Exercise requirements: Working from the records below, repeat exactly the lines starting at the line that contains "Zelosa Zone has" and ending at the line that contains "- Offset: UTC−08:00", inclusive.

Records supplied:
▼▼▼
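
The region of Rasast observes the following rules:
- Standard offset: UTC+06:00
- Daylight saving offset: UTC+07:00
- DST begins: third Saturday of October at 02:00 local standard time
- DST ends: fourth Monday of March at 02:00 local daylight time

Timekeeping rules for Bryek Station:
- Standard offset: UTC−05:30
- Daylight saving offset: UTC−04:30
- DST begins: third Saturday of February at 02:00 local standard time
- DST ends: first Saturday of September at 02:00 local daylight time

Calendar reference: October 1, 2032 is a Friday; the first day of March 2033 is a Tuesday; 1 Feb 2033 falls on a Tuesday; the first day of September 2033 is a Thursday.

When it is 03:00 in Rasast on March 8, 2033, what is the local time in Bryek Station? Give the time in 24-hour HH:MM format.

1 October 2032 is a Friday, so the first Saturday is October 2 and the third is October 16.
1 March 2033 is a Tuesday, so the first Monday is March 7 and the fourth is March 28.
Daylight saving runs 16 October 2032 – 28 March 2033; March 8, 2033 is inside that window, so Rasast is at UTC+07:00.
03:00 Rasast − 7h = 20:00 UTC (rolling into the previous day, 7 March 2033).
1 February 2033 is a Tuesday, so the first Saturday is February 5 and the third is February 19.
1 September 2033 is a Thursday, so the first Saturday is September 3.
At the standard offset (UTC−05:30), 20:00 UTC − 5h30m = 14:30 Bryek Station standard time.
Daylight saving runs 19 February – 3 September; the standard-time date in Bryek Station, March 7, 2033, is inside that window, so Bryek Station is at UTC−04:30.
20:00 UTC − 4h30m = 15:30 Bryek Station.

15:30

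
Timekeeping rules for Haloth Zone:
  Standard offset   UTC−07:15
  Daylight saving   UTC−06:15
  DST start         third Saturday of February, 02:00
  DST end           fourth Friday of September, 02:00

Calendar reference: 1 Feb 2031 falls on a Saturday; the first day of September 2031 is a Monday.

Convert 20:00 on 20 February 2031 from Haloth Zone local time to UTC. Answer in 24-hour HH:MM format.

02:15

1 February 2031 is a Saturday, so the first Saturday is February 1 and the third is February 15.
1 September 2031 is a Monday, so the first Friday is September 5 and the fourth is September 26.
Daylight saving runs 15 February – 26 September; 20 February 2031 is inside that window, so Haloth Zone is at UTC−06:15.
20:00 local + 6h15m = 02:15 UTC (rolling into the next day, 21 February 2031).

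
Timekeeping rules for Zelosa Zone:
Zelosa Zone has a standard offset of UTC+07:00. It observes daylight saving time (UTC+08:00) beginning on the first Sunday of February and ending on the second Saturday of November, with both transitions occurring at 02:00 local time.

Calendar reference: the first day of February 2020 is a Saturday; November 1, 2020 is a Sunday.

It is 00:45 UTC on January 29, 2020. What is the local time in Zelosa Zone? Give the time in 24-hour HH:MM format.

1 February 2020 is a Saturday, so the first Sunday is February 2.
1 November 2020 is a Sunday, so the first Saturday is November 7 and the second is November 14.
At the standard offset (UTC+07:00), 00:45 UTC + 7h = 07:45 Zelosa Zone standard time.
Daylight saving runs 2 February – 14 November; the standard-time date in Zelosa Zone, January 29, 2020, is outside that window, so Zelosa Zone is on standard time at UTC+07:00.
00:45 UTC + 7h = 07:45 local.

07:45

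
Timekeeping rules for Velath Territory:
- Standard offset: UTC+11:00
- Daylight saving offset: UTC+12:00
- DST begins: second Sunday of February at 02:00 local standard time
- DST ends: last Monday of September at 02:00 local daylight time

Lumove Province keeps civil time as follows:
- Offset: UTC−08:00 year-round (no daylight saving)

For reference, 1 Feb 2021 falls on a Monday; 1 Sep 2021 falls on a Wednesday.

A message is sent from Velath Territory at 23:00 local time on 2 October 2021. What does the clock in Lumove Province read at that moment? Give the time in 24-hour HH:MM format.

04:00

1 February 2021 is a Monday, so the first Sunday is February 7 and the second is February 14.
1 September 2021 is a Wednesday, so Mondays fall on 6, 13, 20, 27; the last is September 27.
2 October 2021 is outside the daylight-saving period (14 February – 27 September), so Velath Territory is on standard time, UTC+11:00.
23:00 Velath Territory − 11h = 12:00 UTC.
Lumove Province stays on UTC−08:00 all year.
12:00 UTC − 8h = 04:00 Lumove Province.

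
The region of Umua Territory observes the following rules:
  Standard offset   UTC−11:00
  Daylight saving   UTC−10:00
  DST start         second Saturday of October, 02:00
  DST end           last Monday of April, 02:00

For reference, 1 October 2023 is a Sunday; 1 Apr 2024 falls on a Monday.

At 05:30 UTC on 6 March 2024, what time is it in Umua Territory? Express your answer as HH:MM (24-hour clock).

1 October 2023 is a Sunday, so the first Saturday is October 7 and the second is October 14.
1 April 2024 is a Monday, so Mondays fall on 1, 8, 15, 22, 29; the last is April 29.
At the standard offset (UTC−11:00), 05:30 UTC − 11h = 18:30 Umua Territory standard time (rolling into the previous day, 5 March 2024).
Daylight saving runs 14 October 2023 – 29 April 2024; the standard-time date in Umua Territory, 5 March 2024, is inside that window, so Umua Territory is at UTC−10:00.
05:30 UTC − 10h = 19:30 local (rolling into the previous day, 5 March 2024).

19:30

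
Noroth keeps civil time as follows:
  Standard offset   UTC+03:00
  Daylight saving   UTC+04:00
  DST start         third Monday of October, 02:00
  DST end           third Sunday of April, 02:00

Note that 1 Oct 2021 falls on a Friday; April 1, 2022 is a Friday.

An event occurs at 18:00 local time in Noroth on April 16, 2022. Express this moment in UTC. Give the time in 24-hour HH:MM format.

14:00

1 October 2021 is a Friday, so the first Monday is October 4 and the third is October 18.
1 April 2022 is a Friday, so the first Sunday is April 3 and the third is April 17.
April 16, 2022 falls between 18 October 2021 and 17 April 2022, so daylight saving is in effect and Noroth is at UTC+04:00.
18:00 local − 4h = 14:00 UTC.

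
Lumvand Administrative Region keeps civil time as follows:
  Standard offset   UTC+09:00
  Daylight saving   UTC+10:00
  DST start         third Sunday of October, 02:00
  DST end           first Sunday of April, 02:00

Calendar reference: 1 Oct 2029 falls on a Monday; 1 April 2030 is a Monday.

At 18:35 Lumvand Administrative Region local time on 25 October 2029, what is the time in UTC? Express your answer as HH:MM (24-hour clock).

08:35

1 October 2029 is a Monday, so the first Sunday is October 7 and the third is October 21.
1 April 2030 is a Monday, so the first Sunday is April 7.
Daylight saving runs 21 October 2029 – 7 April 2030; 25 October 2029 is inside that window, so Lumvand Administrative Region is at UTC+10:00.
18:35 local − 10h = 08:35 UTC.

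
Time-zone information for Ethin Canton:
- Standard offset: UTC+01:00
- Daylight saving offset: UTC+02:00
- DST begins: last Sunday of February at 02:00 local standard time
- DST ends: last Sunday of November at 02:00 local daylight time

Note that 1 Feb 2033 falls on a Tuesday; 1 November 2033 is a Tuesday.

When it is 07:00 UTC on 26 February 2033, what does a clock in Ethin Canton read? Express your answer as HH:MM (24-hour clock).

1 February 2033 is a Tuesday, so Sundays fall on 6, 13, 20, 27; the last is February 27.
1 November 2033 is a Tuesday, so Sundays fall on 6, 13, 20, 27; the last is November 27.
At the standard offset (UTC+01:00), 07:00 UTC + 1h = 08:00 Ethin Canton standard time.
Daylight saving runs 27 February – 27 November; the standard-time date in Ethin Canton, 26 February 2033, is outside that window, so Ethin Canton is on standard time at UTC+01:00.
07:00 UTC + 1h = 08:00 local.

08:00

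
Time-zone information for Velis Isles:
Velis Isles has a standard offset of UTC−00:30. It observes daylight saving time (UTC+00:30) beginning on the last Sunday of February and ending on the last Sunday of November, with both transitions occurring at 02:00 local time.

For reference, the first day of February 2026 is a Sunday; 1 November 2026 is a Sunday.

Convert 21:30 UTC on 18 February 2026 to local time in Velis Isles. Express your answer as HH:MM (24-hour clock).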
▲▲▲
Result of this task:
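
Zelosa Zone has a standard offset of UTC+07:00. It observes daylight saving time (UTC+08:00) beginning on the first Sunday of February and ending on the second Saturday of November, with both transitions occurring at 02:00 local time.

Calendar reference: the first day of February 2020 is a Saturday; November 1, 2020 is a Sunday.

It is 00:45 UTC on January 29, 2020. What is the local time in Zelosa Zone? Give the time in 24-hour HH:MM format.

1 February 2020 is a Saturday, so the first Sunday is February 2.
1 November 2020 is a Sunday, so the first Saturday is November 7 and the second is November 14.
At the standard offset (UTC+07:00), 00:45 UTC + 7h = 07:45 Zelosa Zone standard time.
Daylight saving runs 2 February – 14 November; the standard-time date in Zelosa Zone, January 29, 2020, is outside that window, so Zelosa Zone is on standard time at UTC+07:00.
00:45 UTC + 7h = 07:45 local.

07:45

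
Timekeeping rules for Velath Territory:
- Standard offset: UTC+11:00
- Daylight saving offset: UTC+12:00
- DST begins: second Sunday of February at 02:00 local standard time
- DST ends: last Monday of September at 02:00 local daylight time

Lumove Province keeps civil time as follows:
- Offset: UTC−08:00 year-round (no daylight saving)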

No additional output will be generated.